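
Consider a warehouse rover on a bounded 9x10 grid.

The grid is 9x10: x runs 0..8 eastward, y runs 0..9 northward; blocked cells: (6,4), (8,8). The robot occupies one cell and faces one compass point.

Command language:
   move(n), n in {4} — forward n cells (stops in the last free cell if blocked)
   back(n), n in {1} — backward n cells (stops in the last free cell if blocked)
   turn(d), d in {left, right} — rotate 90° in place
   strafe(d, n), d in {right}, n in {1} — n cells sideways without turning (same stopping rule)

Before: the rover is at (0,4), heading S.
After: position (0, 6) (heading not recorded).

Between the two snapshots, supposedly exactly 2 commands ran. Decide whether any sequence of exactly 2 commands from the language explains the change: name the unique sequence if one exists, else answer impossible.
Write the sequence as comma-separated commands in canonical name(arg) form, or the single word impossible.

back(1), back(1)

from: at (0,4), heading S
t=1 back(1) ⇒ at (0,5), heading S
t=2 back(1) ⇒ at (0,6), heading S
uniquely the one of 25 2-step routes that fits.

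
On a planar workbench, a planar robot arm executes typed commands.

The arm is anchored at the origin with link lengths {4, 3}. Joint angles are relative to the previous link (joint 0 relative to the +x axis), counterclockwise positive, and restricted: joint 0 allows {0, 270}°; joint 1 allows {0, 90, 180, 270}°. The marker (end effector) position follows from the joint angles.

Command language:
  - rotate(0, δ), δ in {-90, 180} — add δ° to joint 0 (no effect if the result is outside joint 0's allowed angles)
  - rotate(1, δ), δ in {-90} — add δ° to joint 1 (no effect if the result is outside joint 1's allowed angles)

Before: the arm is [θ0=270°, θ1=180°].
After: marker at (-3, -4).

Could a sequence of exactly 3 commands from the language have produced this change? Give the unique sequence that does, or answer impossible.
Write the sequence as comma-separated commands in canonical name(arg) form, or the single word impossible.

rotate(1, -90), rotate(1, -90), rotate(1, -90)

start: [θ0=270°, θ1=180°]
t=1 rotate(1, -90) ⇒ [θ0=270°, θ1=90°]
t=2 rotate(1, -90) ⇒ [θ0=270°, θ1=0°]
t=3 rotate(1, -90) ⇒ [θ0=270°, θ1=270°]
no rival 3-sequence matches.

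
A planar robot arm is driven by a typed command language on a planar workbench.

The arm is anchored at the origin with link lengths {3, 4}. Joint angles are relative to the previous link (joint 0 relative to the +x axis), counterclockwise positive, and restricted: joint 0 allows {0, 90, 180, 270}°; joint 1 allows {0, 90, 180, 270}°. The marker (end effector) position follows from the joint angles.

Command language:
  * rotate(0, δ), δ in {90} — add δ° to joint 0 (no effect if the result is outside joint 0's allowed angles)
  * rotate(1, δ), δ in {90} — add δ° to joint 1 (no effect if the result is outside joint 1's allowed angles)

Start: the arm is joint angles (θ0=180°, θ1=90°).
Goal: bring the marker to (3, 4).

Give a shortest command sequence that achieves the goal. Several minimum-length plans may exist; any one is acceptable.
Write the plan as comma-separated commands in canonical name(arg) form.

from: joint angles (θ0=180°, θ1=90°)
t=1 rotate(0, 90) ⇒ joint angles (θ0=270°, θ1=90°)
t=2 rotate(0, 90) ⇒ joint angles (θ0=0°, θ1=90°)
nothing shorter than 2 reaches the goal.

rotate(0, 90), rotate(0, 90)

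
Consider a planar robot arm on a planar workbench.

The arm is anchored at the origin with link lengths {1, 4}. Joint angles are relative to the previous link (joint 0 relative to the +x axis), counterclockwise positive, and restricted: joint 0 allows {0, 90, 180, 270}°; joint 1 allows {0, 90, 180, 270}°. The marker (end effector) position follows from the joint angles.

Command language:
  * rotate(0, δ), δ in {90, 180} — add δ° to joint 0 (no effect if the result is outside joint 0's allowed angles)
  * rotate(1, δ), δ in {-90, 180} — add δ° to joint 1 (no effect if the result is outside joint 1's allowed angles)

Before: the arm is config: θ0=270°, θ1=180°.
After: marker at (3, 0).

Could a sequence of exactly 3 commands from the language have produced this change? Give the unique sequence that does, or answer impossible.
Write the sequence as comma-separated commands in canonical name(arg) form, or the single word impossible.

begin: config: θ0=270°, θ1=180°
1. rotate(0, 90) → config: θ0=0°, θ1=180°
2. rotate(0, 90) → config: θ0=90°, θ1=180°
3. rotate(0, 90) → config: θ0=180°, θ1=180°
all 64 alternatives checked — unique.

rotate(0, 90), rotate(0, 90), rotate(0, 90)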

PROBLEM STATEMENT =
Some lines contain the word "rover". Pull each one out of the listing.

RESPONSE AREA =
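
Consider a warehouse rover on a bounded 9x10 grid.
Before: the rover is at (0,4), heading S.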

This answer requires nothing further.